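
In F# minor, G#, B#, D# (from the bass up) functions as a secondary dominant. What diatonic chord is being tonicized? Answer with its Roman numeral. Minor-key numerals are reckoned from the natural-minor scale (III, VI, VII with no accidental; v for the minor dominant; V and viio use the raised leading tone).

V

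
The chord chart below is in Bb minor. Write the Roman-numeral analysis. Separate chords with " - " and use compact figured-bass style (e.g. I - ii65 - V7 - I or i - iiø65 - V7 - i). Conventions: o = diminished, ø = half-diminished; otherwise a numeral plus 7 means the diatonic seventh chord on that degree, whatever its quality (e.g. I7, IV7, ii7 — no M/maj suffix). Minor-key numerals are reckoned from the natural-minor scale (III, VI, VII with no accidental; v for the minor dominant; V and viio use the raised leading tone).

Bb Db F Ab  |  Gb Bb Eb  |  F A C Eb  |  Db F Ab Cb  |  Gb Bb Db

i7 - iv6 - V7 - V7/VI - VI

Bb-Db-F-Ab has root Bb, degree 1 in Bb minor, so i7.
Gb-Bb-Eb has root Eb, degree 4 in Bb minor, so iv6.
F-A-C-Eb: dominant seventh chord on F = scale degree 5 → V7.
Db-F-Ab-Cb: chromatic; Db is V of VI, so V7/VI.
Gb-Bb-Db: major triad on Gb = scale degree 6 → VI.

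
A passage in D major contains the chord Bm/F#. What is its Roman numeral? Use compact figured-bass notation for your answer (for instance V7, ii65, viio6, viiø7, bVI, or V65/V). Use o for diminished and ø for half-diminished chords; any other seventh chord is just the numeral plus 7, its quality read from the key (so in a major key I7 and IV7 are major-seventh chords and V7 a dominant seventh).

Stacked in thirds the chord is B-D-F#: a minor triad on B.
B is scale degree 6 in D major, and a minor triad on that degree is written vi.
With F# in the bass the chord is in second inversion, so the figured bass is 64.

vi64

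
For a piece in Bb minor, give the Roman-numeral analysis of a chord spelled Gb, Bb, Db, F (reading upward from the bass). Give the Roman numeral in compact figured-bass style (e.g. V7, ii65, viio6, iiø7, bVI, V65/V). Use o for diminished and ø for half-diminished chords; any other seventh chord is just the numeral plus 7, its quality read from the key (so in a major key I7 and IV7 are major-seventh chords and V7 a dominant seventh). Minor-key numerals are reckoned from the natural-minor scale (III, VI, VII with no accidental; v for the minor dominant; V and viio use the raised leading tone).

VI7

The pitches Gb-Bb-Db-F form a major seventh chord rooted on Gb.
In Bb minor, Gb is the submediant; the diatonic major seventh chord there is VI7.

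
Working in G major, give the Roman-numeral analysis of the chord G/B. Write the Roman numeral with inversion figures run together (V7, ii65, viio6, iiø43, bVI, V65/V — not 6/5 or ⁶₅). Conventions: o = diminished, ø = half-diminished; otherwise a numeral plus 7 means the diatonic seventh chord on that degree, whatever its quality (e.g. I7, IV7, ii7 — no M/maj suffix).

The pitches G-B-D form a major triad rooted on G.
In G major, G is the tonic; the diatonic major triad there is I.
With B in the bass the chord is in first inversion, so the figured bass is 6.

I6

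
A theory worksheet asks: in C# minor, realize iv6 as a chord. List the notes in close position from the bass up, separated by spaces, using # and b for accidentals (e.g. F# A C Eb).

A C# F#

In C# minor, the subdominant is F#, and the diatonic chord built there is a minor triad.
That chord is spelled F#-A-C#.
The figured bass 6 indicates first inversion, placing the third (A) in the bass: A-C#-F#.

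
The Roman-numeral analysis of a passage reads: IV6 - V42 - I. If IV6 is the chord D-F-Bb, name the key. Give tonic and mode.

F major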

> **PROBLEM TO SOLVE**:
Print again the material above, limited to the lines from the one holding "The Roman-numeral analysis of a passage" through the last, inclusive.

> **TASK OUTPUT**:
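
The Roman-numeral analysis of a passage reads: IV6 - V42 - I. If IV6 is the chord D-F-Bb, name the key. Give tonic and mode.

F major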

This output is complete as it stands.